### What is needed
Repeat exactly the lines below that lie between the line with "For each reference" and the line with "where 'H' means", counting both of those lines as part of the answer.

+++ Supplied entries

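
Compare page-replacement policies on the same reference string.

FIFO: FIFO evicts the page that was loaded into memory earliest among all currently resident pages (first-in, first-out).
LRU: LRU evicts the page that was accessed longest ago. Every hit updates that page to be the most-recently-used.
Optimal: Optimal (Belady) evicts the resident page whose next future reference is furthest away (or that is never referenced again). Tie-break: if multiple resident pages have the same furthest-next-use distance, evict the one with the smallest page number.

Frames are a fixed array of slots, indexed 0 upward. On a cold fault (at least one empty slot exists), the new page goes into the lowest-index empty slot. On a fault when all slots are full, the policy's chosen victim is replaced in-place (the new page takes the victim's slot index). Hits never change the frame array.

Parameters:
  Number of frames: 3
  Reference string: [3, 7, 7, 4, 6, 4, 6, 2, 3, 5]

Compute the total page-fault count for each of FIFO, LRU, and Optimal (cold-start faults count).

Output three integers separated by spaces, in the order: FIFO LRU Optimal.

Answer: 7 7 6

Derivation:
--- FIFO ---
  step 0: ref 3 -> FAULT, frames=[3,-,-] (faults so far: 1)
  step 1: ref 7 -> FAULT, frames=[3,7,-] (faults so far: 2)
  step 2: ref 7 -> HIT, frames=[3,7,-] (faults so far: 2)
  step 3: ref 4 -> FAULT, frames=[3,7,4] (faults so far: 3)
  step 4: ref 6 -> FAULT, evict 3, frames=[6,7,4] (faults so far: 4)
  step 5: ref 4 -> HIT, frames=[6,7,4] (faults so far: 4)
  step 6: ref 6 -> HIT, frames=[6,7,4] (faults so far: 4)
  step 7: ref 2 -> FAULT, evict 7, frames=[6,2,4] (faults so far: 5)
  step 8: ref 3 -> FAULT, evict 4, frames=[6,2,3] (faults so far: 6)
  step 9: ref 5 -> FAULT, evict 6, frames=[5,2,3] (faults so far: 7)
  FIFO total faults: 7
--- LRU ---
  step 0: ref 3 -> FAULT, frames=[3,-,-] (faults so far: 1)
  step 1: ref 7 -> FAULT, frames=[3,7,-] (faults so far: 2)
  step 2: ref 7 -> HIT, frames=[3,7,-] (faults so far: 2)
  step 3: ref 4 -> FAULT, frames=[3,7,4] (faults so far: 3)
  step 4: ref 6 -> FAULT, evict 3, frames=[6,7,4] (faults so far: 4)
  step 5: ref 4 -> HIT, frames=[6,7,4] (faults so far: 4)
  step 6: ref 6 -> HIT, frames=[6,7,4] (faults so far: 4)
  step 7: ref 2 -> FAULT, evict 7, frames=[6,2,4] (faults so far: 5)
  step 8: ref 3 -> FAULT, evict 4, frames=[6,2,3] (faults so far: 6)
  step 9: ref 5 -> FAULT, evict 6, frames=[5,2,3] (faults so far: 7)
  LRU total faults: 7
--- Optimal ---
  step 0: ref 3 -> FAULT, frames=[3,-,-] (faults so far: 1)
  step 1: ref 7 -> FAULT, frames=[3,7,-] (faults so far: 2)
  step 2: ref 7 -> HIT, frames=[3,7,-] (faults so far: 2)
  step 3: ref 4 -> FAULT, frames=[3,7,4] (faults so far: 3)
  step 4: ref 6 -> FAULT, evict 7, frames=[3,6,4] (faults so far: 4)
  step 5: ref 4 -> HIT, frames=[3,6,4] (faults so far: 4)
  step 6: ref 6 -> HIT, frames=[3,6,4] (faults so far: 4)
  step 7: ref 2 -> FAULT, evict 4, frames=[3,6,2] (faults so far: 5)
  step 8: ref 3 -> HIT, frames=[3,6,2] (faults so far: 5)
  step 9: ref 5 -> FAULT, evict 2, frames=[3,6,5] (faults so far: 6)
  Optimal total faults: 6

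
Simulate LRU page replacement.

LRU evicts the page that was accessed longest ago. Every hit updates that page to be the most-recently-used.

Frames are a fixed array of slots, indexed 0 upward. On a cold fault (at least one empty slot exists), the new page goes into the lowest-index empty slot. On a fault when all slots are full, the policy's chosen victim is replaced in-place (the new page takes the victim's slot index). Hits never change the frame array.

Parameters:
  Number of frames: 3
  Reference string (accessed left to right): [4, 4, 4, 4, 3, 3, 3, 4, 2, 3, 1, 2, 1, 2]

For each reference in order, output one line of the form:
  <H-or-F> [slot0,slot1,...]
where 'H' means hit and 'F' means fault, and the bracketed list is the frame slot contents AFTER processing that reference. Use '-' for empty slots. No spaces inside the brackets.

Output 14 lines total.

F [4,-,-]
H [4,-,-]
H [4,-,-]
H [4,-,-]
F [4,3,-]
H [4,3,-]
H [4,3,-]
H [4,3,-]
F [4,3,2]
H [4,3,2]
F [1,3,2]
H [1,3,2]
H [1,3,2]
H [1,3,2]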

++++++

### Answer
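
For each reference in order, output one line of the form:
  <H-or-F> [slot0,slot1,...]
where 'H' means hit and 'F' means fault, and the bracketed list is the frame slot contents AFTER processing that reference. Use '-' for empty slots. No spaces inside the brackets.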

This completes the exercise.